> _TO DO_: Go through the listing below and output exactly the line with "Let the matrix", the line with "v_3, rounded to 4 decimal places.", and each line between; omit the rest.

> _RECORDED DATA_:

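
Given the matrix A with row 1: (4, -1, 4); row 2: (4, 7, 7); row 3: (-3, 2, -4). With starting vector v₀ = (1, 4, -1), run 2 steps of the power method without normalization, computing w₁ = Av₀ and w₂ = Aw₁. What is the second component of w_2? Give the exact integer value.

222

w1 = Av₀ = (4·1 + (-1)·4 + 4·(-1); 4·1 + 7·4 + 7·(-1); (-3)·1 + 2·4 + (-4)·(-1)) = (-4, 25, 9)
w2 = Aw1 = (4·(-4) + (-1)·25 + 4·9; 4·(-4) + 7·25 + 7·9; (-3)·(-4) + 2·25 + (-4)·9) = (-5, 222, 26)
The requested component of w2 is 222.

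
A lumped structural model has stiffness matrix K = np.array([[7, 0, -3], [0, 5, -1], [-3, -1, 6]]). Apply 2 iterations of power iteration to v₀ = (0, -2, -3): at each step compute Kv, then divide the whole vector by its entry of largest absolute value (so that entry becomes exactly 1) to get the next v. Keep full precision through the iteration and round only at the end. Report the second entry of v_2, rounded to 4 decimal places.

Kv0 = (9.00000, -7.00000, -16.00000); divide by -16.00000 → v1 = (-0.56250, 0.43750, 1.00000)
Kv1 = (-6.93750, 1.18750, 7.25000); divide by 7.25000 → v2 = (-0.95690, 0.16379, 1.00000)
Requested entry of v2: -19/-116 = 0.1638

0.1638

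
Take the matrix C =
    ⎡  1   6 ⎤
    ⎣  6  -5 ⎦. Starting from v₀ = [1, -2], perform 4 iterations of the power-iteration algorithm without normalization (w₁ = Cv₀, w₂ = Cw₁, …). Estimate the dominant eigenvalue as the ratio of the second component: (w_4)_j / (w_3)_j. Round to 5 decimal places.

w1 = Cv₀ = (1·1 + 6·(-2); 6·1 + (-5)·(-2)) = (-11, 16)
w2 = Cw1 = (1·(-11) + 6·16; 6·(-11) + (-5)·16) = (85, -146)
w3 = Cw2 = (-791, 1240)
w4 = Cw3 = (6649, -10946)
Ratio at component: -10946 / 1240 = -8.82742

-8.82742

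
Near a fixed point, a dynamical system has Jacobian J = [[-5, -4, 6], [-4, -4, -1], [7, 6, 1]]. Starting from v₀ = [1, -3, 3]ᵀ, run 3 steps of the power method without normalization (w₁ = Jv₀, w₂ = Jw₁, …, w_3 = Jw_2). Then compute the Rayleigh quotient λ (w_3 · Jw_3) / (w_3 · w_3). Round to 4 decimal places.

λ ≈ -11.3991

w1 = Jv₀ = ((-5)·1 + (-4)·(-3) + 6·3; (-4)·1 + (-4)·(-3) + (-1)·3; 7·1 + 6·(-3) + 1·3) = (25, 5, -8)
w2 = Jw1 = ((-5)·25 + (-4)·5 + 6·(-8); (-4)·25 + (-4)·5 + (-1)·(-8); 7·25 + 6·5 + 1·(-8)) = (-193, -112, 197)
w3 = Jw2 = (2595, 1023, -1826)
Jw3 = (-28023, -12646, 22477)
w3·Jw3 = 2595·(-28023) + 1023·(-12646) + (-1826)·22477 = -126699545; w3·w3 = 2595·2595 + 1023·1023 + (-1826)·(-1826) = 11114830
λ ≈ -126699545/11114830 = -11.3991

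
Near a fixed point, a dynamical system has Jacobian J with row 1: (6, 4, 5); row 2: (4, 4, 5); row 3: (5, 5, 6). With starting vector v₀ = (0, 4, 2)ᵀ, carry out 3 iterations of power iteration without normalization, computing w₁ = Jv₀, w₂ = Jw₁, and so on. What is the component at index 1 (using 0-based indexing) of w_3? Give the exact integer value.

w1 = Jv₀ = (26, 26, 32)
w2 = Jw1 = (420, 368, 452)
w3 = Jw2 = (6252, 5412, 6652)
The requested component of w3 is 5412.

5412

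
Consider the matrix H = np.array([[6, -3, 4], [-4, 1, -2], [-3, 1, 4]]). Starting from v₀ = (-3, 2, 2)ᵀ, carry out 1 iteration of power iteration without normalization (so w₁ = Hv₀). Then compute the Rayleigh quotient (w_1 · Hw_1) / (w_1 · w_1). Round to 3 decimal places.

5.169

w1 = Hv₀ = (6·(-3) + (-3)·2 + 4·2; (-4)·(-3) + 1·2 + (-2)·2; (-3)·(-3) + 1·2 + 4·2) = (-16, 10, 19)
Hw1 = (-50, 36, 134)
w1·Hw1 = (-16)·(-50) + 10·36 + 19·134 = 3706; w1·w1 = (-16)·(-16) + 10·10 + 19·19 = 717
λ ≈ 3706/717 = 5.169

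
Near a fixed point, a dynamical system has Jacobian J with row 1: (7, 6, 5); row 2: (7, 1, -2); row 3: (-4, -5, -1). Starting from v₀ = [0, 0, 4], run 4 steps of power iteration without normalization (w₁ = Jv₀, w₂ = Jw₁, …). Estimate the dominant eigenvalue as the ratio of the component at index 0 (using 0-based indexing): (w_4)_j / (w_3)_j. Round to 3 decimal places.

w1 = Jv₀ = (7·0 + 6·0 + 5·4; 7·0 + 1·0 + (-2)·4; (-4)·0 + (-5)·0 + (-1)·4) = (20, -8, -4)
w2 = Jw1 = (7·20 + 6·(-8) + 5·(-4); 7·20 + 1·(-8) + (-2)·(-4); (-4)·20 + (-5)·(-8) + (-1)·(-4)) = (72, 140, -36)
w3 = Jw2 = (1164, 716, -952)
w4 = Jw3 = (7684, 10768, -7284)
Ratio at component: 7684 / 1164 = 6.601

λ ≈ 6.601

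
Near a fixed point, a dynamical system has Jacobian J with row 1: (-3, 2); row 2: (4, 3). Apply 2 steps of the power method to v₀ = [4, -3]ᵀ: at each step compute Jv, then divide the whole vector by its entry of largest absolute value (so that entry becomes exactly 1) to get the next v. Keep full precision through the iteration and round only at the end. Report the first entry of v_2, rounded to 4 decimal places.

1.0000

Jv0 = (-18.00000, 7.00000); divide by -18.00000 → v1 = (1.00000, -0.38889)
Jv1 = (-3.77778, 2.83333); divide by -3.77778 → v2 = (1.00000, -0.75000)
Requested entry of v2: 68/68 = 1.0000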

...

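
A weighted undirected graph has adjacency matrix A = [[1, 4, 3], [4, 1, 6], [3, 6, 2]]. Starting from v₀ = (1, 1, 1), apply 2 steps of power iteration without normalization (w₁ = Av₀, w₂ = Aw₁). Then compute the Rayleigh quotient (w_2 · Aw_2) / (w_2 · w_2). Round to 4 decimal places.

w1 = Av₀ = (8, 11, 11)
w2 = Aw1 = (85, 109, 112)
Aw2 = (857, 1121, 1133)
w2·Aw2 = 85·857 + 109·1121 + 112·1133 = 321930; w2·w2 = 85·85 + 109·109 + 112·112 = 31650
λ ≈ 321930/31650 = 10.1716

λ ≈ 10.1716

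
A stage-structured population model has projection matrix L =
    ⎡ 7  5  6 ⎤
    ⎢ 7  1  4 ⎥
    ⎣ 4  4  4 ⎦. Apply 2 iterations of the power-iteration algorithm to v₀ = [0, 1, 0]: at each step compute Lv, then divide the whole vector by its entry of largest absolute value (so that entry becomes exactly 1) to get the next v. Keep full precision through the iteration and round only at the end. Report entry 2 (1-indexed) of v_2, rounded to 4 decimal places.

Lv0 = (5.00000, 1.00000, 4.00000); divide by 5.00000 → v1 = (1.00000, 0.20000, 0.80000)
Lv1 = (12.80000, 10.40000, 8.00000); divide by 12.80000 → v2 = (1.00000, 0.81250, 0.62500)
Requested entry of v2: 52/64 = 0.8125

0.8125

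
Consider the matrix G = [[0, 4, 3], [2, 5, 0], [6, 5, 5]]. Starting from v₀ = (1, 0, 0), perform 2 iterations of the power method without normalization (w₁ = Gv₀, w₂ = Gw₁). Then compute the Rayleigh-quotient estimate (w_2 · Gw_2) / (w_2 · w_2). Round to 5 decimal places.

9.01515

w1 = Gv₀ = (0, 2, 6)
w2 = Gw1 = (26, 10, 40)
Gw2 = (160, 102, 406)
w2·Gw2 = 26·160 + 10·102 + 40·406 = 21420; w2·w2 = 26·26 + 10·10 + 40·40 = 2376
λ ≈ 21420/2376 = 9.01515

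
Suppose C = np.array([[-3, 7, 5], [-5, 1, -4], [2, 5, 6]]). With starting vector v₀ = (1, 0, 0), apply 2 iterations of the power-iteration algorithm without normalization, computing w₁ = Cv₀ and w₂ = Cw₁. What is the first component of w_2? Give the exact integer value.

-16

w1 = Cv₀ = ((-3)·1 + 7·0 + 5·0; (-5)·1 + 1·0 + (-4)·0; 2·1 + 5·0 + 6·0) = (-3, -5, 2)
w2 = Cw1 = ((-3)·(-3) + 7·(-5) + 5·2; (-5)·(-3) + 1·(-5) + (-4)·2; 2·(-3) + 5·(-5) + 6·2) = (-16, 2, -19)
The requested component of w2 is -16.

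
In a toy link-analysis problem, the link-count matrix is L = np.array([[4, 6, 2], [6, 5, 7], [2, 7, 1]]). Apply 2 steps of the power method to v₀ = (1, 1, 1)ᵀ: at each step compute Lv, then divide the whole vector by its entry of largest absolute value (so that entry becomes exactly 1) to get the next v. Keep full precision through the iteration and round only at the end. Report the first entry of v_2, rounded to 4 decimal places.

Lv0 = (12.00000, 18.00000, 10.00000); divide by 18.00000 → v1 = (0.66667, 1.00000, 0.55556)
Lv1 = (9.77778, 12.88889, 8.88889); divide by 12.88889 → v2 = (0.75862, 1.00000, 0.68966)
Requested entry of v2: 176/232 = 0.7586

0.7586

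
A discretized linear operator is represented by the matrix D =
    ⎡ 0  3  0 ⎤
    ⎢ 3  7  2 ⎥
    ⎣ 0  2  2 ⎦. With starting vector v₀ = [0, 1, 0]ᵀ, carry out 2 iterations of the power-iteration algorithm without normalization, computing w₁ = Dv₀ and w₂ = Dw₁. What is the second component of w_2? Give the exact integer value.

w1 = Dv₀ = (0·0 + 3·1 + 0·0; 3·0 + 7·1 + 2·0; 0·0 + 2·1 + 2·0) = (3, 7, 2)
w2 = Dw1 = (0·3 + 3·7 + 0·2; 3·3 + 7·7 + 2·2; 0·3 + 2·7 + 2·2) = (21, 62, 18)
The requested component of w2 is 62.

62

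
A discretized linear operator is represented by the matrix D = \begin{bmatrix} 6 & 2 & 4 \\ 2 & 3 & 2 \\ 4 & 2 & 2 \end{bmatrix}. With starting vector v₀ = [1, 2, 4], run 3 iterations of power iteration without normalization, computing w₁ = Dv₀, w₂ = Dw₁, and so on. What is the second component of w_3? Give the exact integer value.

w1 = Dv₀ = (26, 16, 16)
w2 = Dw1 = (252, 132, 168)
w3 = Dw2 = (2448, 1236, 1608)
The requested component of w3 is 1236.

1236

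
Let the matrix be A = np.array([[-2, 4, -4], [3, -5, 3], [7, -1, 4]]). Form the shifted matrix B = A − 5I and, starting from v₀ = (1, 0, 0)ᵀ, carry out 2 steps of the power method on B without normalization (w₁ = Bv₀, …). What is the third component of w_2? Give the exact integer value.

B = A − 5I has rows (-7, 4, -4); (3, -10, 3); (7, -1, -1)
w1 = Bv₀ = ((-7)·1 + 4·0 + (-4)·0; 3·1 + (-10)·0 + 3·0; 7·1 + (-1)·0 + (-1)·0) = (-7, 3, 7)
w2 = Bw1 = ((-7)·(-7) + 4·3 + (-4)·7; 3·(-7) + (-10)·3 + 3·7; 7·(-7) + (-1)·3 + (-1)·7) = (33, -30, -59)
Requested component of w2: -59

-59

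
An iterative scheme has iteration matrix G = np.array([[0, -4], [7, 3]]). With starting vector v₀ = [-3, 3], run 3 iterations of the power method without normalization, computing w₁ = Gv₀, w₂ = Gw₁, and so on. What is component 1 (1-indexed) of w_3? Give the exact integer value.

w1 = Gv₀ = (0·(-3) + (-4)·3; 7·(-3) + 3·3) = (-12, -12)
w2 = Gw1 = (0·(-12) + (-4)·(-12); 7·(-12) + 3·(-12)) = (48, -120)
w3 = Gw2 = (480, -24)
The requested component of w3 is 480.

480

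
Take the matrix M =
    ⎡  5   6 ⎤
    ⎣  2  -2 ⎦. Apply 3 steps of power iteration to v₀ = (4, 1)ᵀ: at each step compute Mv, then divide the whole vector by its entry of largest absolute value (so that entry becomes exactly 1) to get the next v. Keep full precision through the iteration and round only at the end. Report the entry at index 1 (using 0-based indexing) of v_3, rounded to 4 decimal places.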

> _RESPONSE BELOW_:
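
Let the matrix be A = np.array([[-2, 4, -4], [3, -5, 3], [7, -1, 4]]). Form the shifted matrix B = A − 5I and, starting from v₀ = (1, 0, 0)ᵀ, carry out 2 steps of the power method on B without normalization (w₁ = Bv₀, …). What is the third component of w_2? Give the exact integer value.

B = A − 5I has rows (-7, 4, -4); (3, -10, 3); (7, -1, -1)
w1 = Bv₀ = ((-7)·1 + 4·0 + (-4)·0; 3·1 + (-10)·0 + 3·0; 7·1 + (-1)·0 + (-1)·0) = (-7, 3, 7)
w2 = Bw1 = ((-7)·(-7) + 4·3 + (-4)·7; 3·(-7) + (-10)·3 + 3·7; 7·(-7) + (-1)·3 + (-1)·7) = (33, -30, -59)
Requested component of w2: -59

-59

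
An iterative scheme has iteration matrix G = np.array([[0, -4], [7, 3]]). With starting vector v₀ = [-3, 3], run 3 iterations of the power method without normalization, computing w₁ = Gv₀, w₂ = Gw₁, and so on. What is component 1 (1-indexed) of w_3? Give the exact integer value.

w1 = Gv₀ = (0·(-3) + (-4)·3; 7·(-3) + 3·3) = (-12, -12)
w2 = Gw1 = (0·(-12) + (-4)·(-12); 7·(-12) + 3·(-12)) = (48, -120)
w3 = Gw2 = (480, -24)
The requested component of w3 is 480.

480

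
Take the matrix M =
    ⎡  5   6 ⎤
    ⎣  2  -2 ⎦. Apply 3 steps of power iteration to v₀ = (4, 1)ᵀ: at each step compute Mv, then divide the whole vector by its entry of largest absolute value (so that entry becomes exactly 1) to get the next v. Keep full precision through the iteration and round only at the end. Report the entry at index 1 (using 0-based indexing) of v_3, rounded to 4 decimal places.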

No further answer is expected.